## [THE TASK]
The result should be the line with "A pipeline made of welded" followed by every remaining line of the entries, each reproduced exactly, with nothing else.

## [RECORD SET]
════════════════

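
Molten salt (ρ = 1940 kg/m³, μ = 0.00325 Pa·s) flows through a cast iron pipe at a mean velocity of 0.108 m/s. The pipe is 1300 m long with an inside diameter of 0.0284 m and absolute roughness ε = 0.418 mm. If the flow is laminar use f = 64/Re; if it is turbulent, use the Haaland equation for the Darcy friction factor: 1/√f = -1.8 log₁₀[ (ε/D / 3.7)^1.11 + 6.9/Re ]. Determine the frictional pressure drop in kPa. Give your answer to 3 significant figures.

Reynolds number Re = ρVD/μ = 1940 · 0.108 · 0.0284 / 0.00325 = 1831.
Re < 2300 → laminar flow, so f = 64/Re = 64/1831 = 0.03496 (the turbulent correlation is not needed).
Darcy-Weisbach: ΔP = f(L/D)(ρV²/2) = 0.03496·(1300/0.0284)·(1940·0.108²/2) = 0.03496·4.577e+04·11.31 = 1.81e+04 Pa.
ΔP = 1.81e+04 Pa = 18.1 kPa.

ΔP ≈ 18.1 kPa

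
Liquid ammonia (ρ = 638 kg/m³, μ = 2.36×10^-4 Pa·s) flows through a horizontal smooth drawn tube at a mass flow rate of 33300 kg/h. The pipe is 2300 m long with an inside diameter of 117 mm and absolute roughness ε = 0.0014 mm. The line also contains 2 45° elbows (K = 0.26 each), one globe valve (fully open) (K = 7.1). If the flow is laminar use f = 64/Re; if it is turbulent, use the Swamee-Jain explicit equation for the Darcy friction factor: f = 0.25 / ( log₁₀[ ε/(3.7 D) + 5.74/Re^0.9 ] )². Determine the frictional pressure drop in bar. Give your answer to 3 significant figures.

ṁ = 33300 kg/h = 33300/3600 = 9.25 kg/s.
A = πD²/4 = π(0.117)²/4 = 0.01075 m²; mean velocity V = ṁ/(ρA) = 9.25/(638 · 0.01075) = 1.349 m/s.
Reynolds number Re = ρVD/μ = 638 · 1.349 · 0.117 / 0.000236 = 4.265e+05.
Re > 4000 → turbulent. Relative roughness ε/D = 1.4e-06/0.117 = 1.2e-05. Swamee-Jain: f = 0.25/(log₁₀[1.2e-05/3.7 + 5.74/4.265e+05^0.9])² = 0.25/(log₁₀[3.23e-06 + 4.92e-05])² = 0.25/(-4.28)² = 0.01364.
Total minor-loss coefficient ΣK = 2·0.26 + 1·7.1 = 7.62.
ΔP = [f·L/D + ΣK]·(ρV²/2) = [0.01364·2300/0.117 + 7.62]·(638·1.349²/2) = [268.2 + 7.62]·580.1 = 1.6e+05 Pa.
ΔP = 1.6e+05 Pa = 1.60 bar.

ΔP ≈ 1.60 bar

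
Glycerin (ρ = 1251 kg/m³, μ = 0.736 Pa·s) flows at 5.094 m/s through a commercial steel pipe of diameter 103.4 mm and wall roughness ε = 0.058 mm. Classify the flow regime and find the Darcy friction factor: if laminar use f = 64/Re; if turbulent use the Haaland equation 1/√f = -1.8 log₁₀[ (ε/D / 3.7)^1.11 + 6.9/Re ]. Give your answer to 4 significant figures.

Re = ρVD/μ = 1251·5.094·0.1034/0.736 = 895.3.
Re < 2300 → laminar, so f = 64/Re = 0.07149 (roughness is irrelevant in laminar flow).

f ≈ 0.07149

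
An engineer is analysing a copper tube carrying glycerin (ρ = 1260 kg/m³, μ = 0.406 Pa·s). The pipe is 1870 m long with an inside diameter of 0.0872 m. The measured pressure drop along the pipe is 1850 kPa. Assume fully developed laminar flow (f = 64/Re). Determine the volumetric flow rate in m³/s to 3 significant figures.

For laminar flow, f = 64/Re with Re = ρVD/μ, so Darcy-Weisbach reduces to ΔP = 32μLV/D². Solving for V: V = ΔP·D²/(32μL) = 1.85e+06·(0.0872)²/(32·0.406·1870) = 0.579 m/s.
Check: Re = ρVD/μ = 1260·0.579·0.0872/0.406 = 156.7 < 2300, so the laminar assumption holds.
Q = V·A = 0.579·(π/4·0.0872²) = 0.003458 m³/s = 0.00346 m³/s.

Q ≈ 0.00346 m³/s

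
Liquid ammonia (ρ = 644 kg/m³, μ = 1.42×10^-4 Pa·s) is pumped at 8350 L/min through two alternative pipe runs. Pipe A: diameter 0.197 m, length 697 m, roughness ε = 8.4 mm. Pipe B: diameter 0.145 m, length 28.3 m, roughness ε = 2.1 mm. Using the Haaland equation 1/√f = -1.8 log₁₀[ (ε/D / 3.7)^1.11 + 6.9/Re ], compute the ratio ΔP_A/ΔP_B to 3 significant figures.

Pipe A: V = Q/A = 0.1392/0.03048 = 4.566 m/s; Re = 4.079e+06; ε/D = 0.0426; Haaland → f = 0.06668; ΔP_A = f(L/D)(ρV²/2) = 1.583e+06 Pa.
Pipe B: V = Q/A = 0.1392/0.01651 = 8.428 m/s; Re = 5.542e+06; ε/D = 0.0145; Haaland → f = 0.04323; ΔP_B = f(L/D)(ρV²/2) = 1.93e+05 Pa.
ΔP_A/ΔP_B = 1.583e+06/1.93e+05 = 8.21.

ΔP_A/ΔP_B ≈ 8.21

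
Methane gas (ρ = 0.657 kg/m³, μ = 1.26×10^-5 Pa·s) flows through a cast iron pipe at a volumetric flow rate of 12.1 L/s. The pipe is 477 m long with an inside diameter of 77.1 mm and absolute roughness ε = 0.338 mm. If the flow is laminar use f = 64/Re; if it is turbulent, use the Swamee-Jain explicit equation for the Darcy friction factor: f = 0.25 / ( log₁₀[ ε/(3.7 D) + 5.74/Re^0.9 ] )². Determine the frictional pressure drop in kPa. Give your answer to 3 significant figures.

Q = 12.1 L/s = 12.1/1000 = 0.0121 m³/s.
Cross-sectional area A = πD²/4 = π(0.0771)²/4 = 0.004669 m²; mean velocity V = Q/A = 0.0121/0.004669 = 2.592 m/s.
Reynolds number Re = ρVD/μ = 0.657 · 2.592 · 0.0771 / 1.26e-05 = 1.042e+04.
Re > 4000 → turbulent. Relative roughness ε/D = 0.000338/0.0771 = 0.00438. Swamee-Jain: f = 0.25/(log₁₀[0.00438/3.7 + 5.74/1.042e+04^0.9])² = 0.25/(log₁₀[0.00118 + 0.00139])² = 0.25/(-2.589)² = 0.03729.
Darcy-Weisbach: ΔP = f(L/D)(ρV²/2) = 0.03729·(477/0.0771)·(0.657·2.592²/2) = 0.03729·6187·2.207 = 509 Pa.
ΔP = 509 Pa = 0.509 kPa.

ΔP ≈ 0.509 kPa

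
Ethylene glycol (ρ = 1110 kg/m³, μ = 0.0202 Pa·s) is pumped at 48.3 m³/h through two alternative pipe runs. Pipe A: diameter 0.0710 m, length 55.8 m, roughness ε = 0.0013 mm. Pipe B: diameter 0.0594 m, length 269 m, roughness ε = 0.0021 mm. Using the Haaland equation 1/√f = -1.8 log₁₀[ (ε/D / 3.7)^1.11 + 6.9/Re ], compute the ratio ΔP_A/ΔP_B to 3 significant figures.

ΔP_A/ΔP_B ≈ 0.0890

Pipe A: V = Q/A = 0.01342/0.003959 = 3.389 m/s; Re = 1.322e+04; ε/D = 1.83e-05; Haaland → f = 0.02866; ΔP_A = f(L/D)(ρV²/2) = 1.436e+05 Pa.
Pipe B: V = Q/A = 0.01342/0.002771 = 4.842 m/s; Re = 1.58e+04; ε/D = 3.54e-05; Haaland → f = 0.02738; ΔP_B = f(L/D)(ρV²/2) = 1.613e+06 Pa.
ΔP_A/ΔP_B = 1.436e+05/1.613e+06 = 0.0890.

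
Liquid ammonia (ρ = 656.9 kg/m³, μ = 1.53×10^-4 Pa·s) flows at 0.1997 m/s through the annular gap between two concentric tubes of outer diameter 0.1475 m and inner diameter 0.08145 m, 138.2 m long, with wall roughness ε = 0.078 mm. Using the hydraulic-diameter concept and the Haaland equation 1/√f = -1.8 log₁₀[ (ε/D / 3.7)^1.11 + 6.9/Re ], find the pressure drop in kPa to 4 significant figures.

Hydraulic diameter D_h = 4A/P = D_o - D_i = 0.1475 - 0.08145 = 0.06605 m.
Re = ρVD_h/μ = 656.9·0.1997·0.06605/0.000153 = 5.663e+04.
ε/D_h = 7.8e-05/0.06605 = 0.00118; Haaland gives 1/√f = -1.8 log₁₀[0.000132+0.000122] = 6.473, so f = 0.02387.
ΔP = f(L/D_h)(ρV²/2) = 0.02387·138.2/0.06605·13.1 = 654.1 Pa.
ΔP = 0.6541 kPa.

ΔP ≈ 0.6541 kPa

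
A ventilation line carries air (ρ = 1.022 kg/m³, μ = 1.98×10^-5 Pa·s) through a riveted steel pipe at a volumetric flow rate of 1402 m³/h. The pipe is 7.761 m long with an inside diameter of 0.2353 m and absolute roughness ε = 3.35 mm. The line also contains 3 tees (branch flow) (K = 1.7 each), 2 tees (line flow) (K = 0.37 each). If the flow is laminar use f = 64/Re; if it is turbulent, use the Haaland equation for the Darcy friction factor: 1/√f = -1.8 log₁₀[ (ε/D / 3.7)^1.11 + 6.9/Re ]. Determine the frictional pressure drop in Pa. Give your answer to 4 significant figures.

Q = 1402 m³/h = 1402/3600 = 0.3894 m³/s.
Cross-sectional area A = πD²/4 = π(0.2353)²/4 = 0.04348 m²; mean velocity V = Q/A = 0.3894/0.04348 = 8.956 m/s.
Reynolds number Re = ρVD/μ = 1.022 · 8.956 · 0.2353 / 1.98e-05 = 1.088e+05.
Re > 4000 → turbulent. Relative roughness ε/D = 0.00335/0.2353 = 0.0142. Haaland: 1/√f = -1.8 log₁₀[(0.0142/3.7)^1.11 + 6.9/1.088e+05] = -1.8 log₁₀[0.00209 + 6.34e-05] = 4.801, so f = 0.04338.
Total minor-loss coefficient ΣK = 3·1.7 + 2·0.37 = 5.84.
ΔP = [f·L/D + ΣK]·(ρV²/2) = [0.04338·7.761/0.2353 + 5.84]·(1.022·8.956²/2) = [1.431 + 5.84]·40.99 = 298 Pa.

ΔP ≈ 298.0 Pa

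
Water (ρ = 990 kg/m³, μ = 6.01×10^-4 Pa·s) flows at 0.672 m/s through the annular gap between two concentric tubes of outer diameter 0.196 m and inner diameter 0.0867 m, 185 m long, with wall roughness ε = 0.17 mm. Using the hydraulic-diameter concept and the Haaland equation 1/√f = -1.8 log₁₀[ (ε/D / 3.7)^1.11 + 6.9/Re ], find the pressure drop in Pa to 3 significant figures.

ΔP ≈ 8870 Pa

Hydraulic diameter D_h = 4A/P = D_o - D_i = 0.196 - 0.0867 = 0.1093 m.
Re = ρVD_h/μ = 990·0.672·0.1093/0.000601 = 1.21e+05.
ε/D_h = 0.00017/0.1093 = 0.00156; Haaland gives 1/√f = -1.8 log₁₀[0.000179+5.7e-05] = 6.53, so f = 0.02346.
ΔP = f(L/D_h)(ρV²/2) = 0.02346·185/0.1093·223.5 = 8874 Pa.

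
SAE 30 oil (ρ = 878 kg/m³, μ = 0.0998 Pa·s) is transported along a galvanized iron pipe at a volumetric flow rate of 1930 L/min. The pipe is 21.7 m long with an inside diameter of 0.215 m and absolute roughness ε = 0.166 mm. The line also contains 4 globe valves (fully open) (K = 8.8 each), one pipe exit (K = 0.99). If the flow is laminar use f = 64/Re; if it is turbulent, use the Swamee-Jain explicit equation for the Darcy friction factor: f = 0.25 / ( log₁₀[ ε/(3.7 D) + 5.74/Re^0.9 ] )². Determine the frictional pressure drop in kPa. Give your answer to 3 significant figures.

Q = 1930 L/min = 1930/60000 = 0.03217 m³/s.
Cross-sectional area A = πD²/4 = π(0.215)²/4 = 0.03631 m²; mean velocity V = Q/A = 0.03217/0.03631 = 0.886 m/s.
Reynolds number Re = ρVD/μ = 878 · 0.886 · 0.215 / 0.0998 = 1676.
Re < 2300 → laminar flow, so f = 64/Re = 64/1676 = 0.03819 (the turbulent correlation is not needed).
Total minor-loss coefficient ΣK = 4·8.8 + 1·0.99 = 36.2.
ΔP = [f·L/D + ΣK]·(ρV²/2) = [0.03819·21.7/0.215 + 36.2]·(878·0.886²/2) = [3.854 + 36.2]·344.6 = 1.38e+04 Pa.
ΔP = 1.38e+04 Pa = 13.8 kPa.

ΔP ≈ 13.8 kPa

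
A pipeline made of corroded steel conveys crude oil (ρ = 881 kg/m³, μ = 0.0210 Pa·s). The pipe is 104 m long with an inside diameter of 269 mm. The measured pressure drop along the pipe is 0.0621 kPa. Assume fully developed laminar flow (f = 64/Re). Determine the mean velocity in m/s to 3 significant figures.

For laminar flow, f = 64/Re with Re = ρVD/μ, so Darcy-Weisbach reduces to ΔP = 32μLV/D². Solving for V: V = ΔP·D²/(32μL) = 62.1·(0.269)²/(32·0.021·104) = 0.0643 m/s.
Check: Re = ρVD/μ = 881·0.0643·0.269/0.021 = 725.6 < 2300, so the laminar assumption holds.

V ≈ 0.0643 m/s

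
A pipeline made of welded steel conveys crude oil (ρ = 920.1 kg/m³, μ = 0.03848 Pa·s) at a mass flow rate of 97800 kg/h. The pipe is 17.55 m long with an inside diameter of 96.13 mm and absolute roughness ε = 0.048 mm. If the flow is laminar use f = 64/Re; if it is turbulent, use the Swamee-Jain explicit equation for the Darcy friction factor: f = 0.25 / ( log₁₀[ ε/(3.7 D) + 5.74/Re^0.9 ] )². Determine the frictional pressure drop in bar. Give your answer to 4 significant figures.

ṁ = 97800 kg/h = 97800/3600 = 27.17 kg/s.
A = πD²/4 = π(0.09613)²/4 = 0.007258 m²; mean velocity V = ṁ/(ρA) = 27.17/(920.1 · 0.007258) = 4.068 m/s.
Reynolds number Re = ρVD/μ = 920.1 · 4.068 · 0.09613 / 0.0385 = 9351.
Re > 4000 → turbulent. Relative roughness ε/D = 4.8e-05/0.09613 = 0.000499. Swamee-Jain: f = 0.25/(log₁₀[0.000499/3.7 + 5.74/9351^0.9])² = 0.25/(log₁₀[0.000135 + 0.00153])² = 0.25/(-2.778)² = 0.03239.
Darcy-Weisbach: ΔP = f(L/D)(ρV²/2) = 0.03239·(17.55/0.09613)·(920.1·4.068²/2) = 0.03239·182.6·7614 = 4.502e+04 Pa.
ΔP = 4.502e+04 Pa = 0.4502 bar.

ΔP ≈ 0.4502 bar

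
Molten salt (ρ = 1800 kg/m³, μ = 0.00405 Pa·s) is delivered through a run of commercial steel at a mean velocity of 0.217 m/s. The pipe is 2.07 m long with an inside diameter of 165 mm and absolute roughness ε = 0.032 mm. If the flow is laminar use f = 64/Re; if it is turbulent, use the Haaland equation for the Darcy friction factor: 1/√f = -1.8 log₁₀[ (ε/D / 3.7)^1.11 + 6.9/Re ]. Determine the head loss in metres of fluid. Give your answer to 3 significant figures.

Reynolds number Re = ρVD/μ = 1800 · 0.217 · 0.165 / 0.00405 = 1.591e+04.
Re > 4000 → turbulent. Relative roughness ε/D = 3.2e-05/0.165 = 0.000194. Haaland: 1/√f = -1.8 log₁₀[(0.000194/3.7)^1.11 + 6.9/1.591e+04] = -1.8 log₁₀[1.77e-05 + 0.000434] = 6.022, so f = 0.02758.
Darcy-Weisbach: ΔP = f(L/D)(ρV²/2) = 0.02758·(2.07/0.165)·(1800·0.217²/2) = 0.02758·12.55·42.38 = 14.66 Pa.
Head loss h_f = ΔP/(ρg) = 14.66/(1800·9.81) = 8.30×10^-4 m.

h_f ≈ 8.30×10^-4 m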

════════════════

## [RESULT OF THIS TASK]
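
A pipeline made of welded steel conveys crude oil (ρ = 920.1 kg/m³, μ = 0.03848 Pa·s) at a mass flow rate of 97800 kg/h. The pipe is 17.55 m long with an inside diameter of 96.13 mm and absolute roughness ε = 0.048 mm. If the flow is laminar use f = 64/Re; if it is turbulent, use the Swamee-Jain explicit equation for the Darcy friction factor: f = 0.25 / ( log₁₀[ ε/(3.7 D) + 5.74/Re^0.9 ] )². Determine the frictional pressure drop in bar. Give your answer to 4 significant figures.

ṁ = 97800 kg/h = 97800/3600 = 27.17 kg/s.
A = πD²/4 = π(0.09613)²/4 = 0.007258 m²; mean velocity V = ṁ/(ρA) = 27.17/(920.1 · 0.007258) = 4.068 m/s.
Reynolds number Re = ρVD/μ = 920.1 · 4.068 · 0.09613 / 0.0385 = 9351.
Re > 4000 → turbulent. Relative roughness ε/D = 4.8e-05/0.09613 = 0.000499. Swamee-Jain: f = 0.25/(log₁₀[0.000499/3.7 + 5.74/9351^0.9])² = 0.25/(log₁₀[0.000135 + 0.00153])² = 0.25/(-2.778)² = 0.03239.
Darcy-Weisbach: ΔP = f(L/D)(ρV²/2) = 0.03239·(17.55/0.09613)·(920.1·4.068²/2) = 0.03239·182.6·7614 = 4.502e+04 Pa.
ΔP = 4.502e+04 Pa = 0.4502 bar.

ΔP ≈ 0.4502 bar

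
Molten salt (ρ = 1800 kg/m³, μ = 0.00405 Pa·s) is delivered through a run of commercial steel at a mean velocity of 0.217 m/s. The pipe is 2.07 m long with an inside diameter of 165 mm and absolute roughness ε = 0.032 mm. If the flow is laminar use f = 64/Re; if it is turbulent, use the Haaland equation for the Darcy friction factor: 1/√f = -1.8 log₁₀[ (ε/D / 3.7)^1.11 + 6.9/Re ]. Determine the head loss in metres of fluid. Give your answer to 3 significant figures.

Reynolds number Re = ρVD/μ = 1800 · 0.217 · 0.165 / 0.00405 = 1.591e+04.
Re > 4000 → turbulent. Relative roughness ε/D = 3.2e-05/0.165 = 0.000194. Haaland: 1/√f = -1.8 log₁₀[(0.000194/3.7)^1.11 + 6.9/1.591e+04] = -1.8 log₁₀[1.77e-05 + 0.000434] = 6.022, so f = 0.02758.
Darcy-Weisbach: ΔP = f(L/D)(ρV²/2) = 0.02758·(2.07/0.165)·(1800·0.217²/2) = 0.02758·12.55·42.38 = 14.66 Pa.
Head loss h_f = ΔP/(ρg) = 14.66/(1800·9.81) = 8.30×10^-4 m.

h_f ≈ 8.30×10^-4 m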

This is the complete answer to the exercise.